*About this exercise:* Scan the records for the word "Answer". Return each line where it is found.
━━━━━ The data
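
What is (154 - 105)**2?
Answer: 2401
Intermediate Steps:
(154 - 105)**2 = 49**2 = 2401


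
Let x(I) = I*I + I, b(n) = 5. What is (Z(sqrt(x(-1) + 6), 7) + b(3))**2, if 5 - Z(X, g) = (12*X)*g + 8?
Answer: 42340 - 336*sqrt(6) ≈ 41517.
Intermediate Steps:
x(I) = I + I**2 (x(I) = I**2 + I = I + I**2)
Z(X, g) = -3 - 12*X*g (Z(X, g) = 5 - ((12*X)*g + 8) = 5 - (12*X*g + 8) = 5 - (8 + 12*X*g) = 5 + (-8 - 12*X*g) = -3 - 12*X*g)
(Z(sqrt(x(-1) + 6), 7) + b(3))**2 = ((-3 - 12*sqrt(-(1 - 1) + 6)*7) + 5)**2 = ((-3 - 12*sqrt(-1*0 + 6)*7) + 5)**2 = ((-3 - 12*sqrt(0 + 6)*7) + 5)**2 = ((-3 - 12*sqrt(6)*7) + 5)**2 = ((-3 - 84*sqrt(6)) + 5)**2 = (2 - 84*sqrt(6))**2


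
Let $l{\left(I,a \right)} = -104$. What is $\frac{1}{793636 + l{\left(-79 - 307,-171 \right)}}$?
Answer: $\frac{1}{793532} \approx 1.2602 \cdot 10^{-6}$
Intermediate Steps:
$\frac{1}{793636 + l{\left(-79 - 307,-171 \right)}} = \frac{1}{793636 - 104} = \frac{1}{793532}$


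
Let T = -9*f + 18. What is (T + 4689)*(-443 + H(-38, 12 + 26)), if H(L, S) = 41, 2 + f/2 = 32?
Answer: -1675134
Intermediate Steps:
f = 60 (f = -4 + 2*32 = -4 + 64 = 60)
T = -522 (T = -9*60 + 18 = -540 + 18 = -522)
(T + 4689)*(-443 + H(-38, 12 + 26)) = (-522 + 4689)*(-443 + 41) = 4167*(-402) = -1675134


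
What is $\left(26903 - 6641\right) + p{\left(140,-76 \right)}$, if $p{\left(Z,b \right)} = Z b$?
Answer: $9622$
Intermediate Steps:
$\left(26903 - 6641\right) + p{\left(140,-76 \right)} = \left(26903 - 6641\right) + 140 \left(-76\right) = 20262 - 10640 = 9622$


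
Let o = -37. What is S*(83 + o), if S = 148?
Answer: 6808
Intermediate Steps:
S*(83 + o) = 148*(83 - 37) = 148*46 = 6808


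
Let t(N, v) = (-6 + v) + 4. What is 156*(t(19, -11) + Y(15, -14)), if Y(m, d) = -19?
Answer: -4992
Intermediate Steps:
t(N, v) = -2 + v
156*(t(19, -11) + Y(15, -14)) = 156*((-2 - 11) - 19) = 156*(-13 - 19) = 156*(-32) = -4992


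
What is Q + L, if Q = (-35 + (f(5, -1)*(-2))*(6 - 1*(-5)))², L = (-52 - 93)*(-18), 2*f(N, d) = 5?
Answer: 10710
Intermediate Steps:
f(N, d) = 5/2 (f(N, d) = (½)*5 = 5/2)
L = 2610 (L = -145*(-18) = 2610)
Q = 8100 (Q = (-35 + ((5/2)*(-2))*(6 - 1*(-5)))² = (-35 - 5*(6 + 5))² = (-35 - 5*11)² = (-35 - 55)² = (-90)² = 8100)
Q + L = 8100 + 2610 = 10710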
━━━━━━━━━━
*Task output:*
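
Answer: 2401
Answer: 42340 - 336*sqrt(6) ≈ 41517.
Answer: $\frac{1}{793532} \approx 1.2602 \cdot 10^{-6}$
Answer: -1675134
Answer: $9622$
Answer: 6808
Answer: -4992
Answer: 10710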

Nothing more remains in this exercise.